**Assigned task:**
If a line of the entries below includes the word "What", it counts; state the total and nothing further.

Segment Start: Data for processing

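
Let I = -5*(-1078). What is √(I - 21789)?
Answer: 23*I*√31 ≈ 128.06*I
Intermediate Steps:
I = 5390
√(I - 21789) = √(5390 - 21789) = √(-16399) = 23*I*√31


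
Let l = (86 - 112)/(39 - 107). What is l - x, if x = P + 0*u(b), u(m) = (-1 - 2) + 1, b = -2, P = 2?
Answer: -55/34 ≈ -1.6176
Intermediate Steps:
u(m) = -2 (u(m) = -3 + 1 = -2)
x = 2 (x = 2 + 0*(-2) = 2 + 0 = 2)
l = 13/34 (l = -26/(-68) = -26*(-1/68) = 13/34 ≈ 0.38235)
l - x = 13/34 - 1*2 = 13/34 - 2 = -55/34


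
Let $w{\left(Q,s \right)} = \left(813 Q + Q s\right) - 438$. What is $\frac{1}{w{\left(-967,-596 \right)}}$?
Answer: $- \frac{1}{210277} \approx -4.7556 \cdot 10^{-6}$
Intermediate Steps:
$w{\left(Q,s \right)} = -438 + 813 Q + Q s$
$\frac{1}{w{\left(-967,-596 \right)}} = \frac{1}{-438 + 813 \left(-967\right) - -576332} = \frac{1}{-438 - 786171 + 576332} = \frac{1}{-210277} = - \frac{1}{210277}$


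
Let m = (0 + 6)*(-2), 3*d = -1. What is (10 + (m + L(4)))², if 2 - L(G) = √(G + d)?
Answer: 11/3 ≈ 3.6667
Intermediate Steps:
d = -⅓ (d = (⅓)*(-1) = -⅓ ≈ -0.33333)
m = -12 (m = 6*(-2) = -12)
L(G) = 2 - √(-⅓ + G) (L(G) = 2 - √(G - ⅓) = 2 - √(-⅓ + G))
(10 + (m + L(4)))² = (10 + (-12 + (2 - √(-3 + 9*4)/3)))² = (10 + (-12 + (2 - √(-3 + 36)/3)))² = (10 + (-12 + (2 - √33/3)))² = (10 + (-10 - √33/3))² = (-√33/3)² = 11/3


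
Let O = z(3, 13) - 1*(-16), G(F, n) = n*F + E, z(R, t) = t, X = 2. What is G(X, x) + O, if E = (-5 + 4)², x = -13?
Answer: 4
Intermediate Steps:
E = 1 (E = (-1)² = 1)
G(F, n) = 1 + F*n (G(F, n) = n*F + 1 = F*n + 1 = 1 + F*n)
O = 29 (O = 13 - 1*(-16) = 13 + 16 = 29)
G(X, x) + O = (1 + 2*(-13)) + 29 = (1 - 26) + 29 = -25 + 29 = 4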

Segment End: Data for processing

**Worked solution:**
5